(Material shown Opens)

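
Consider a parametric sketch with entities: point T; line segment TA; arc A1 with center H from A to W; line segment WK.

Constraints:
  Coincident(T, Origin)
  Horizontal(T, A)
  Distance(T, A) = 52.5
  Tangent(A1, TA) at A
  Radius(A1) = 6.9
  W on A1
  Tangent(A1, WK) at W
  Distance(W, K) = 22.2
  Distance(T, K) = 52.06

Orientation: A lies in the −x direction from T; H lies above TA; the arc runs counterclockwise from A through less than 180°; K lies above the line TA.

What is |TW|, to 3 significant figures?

46.1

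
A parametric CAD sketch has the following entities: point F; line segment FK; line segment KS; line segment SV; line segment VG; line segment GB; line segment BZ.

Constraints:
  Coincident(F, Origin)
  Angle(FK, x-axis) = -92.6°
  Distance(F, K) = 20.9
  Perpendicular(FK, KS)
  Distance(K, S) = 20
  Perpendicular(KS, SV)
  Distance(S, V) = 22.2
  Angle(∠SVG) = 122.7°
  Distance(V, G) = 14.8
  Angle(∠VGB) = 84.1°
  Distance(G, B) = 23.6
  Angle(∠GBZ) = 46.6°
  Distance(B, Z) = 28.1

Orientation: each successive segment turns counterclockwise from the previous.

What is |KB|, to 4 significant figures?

9.641

∠SVG = 122.7° gives VG at 144.7° from the x-axis; with |VG| = 14.8, G = (7.960, 8.944). ∠VGB = 84.1° gives GB at -119.4° from the x-axis; with |GB| = 23.6, B = (-3.626, -11.62). Then |KB| = |B − K| = 9.641.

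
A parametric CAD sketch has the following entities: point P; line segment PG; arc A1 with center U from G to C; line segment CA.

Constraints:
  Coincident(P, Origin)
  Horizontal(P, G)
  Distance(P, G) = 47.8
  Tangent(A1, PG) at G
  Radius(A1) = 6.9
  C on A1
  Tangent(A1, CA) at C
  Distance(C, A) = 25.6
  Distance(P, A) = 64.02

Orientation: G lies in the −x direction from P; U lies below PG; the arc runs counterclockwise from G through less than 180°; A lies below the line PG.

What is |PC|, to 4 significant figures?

55.11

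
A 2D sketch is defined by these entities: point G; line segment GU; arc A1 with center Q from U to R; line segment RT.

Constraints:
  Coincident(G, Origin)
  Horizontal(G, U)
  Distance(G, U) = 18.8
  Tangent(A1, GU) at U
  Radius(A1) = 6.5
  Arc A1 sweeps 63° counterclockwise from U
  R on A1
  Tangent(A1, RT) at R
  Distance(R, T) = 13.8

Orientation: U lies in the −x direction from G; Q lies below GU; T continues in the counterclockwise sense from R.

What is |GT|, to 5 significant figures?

34.687

G is at the origin; GU is horizontal with |GU| = 18.8 and U on the −x side, so U = (-18.800, 0.0000). The tangent condition forces QU to be normal to GU, so Q = U + (0, -6.5) = (-18.800, -6.5000). On A1, U sits at bearing 90° from Q; a 63° counterclockwise sweep puts R at bearing 153°, so R = Q + 6.5·(cos 153°, sin 153°) = (-24.592, -3.5491). A1 meets RT tangentially, so QR is at right angles to RT, so RT runs along (−sin 153°, cos 153°); with |RT| = 13.8, T = (-30.857, -15.845). Then |GT| = |T − G| = 34.687.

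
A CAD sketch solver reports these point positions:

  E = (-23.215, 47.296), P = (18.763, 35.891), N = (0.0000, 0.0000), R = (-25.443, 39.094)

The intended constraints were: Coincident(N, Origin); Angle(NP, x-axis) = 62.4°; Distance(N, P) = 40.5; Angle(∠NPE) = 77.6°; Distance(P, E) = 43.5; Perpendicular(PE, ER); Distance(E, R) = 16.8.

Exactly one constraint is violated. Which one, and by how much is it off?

Distance(E, R) = 16.8 — off by 8.30.

N = (0.00, 0.00) ✓; NP at 62.40° ✓; |NP| = 40.50 ✓; ∠NPE = 77.60° ✓; |PE| = 43.50 ✓; ∠(PE, ER) = 90.00° ✓; |ER| = 8.499 ✗.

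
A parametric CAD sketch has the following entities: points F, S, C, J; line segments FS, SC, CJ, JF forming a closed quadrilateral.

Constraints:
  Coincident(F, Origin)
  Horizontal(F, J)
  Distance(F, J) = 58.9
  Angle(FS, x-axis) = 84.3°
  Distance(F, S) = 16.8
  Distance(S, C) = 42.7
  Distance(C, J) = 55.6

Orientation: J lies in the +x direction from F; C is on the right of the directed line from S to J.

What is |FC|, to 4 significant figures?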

(Material shown Closes)

#### [Required action]
Only the lines from the beginning of the data above through the line containing "Distance(T, K) = 52.06" should be repeated, exactly as they appear.

#### [Written solution]
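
Consider a parametric sketch with entities: point T; line segment TA; arc A1 with center H from A to W; line segment WK.

Constraints:
  Coincident(T, Origin)
  Horizontal(T, A)
  Distance(T, A) = 52.5
  Tangent(A1, TA) at A
  Radius(A1) = 6.9
  W on A1
  Tangent(A1, WK) at W
  Distance(W, K) = 22.2
  Distance(T, K) = 52.06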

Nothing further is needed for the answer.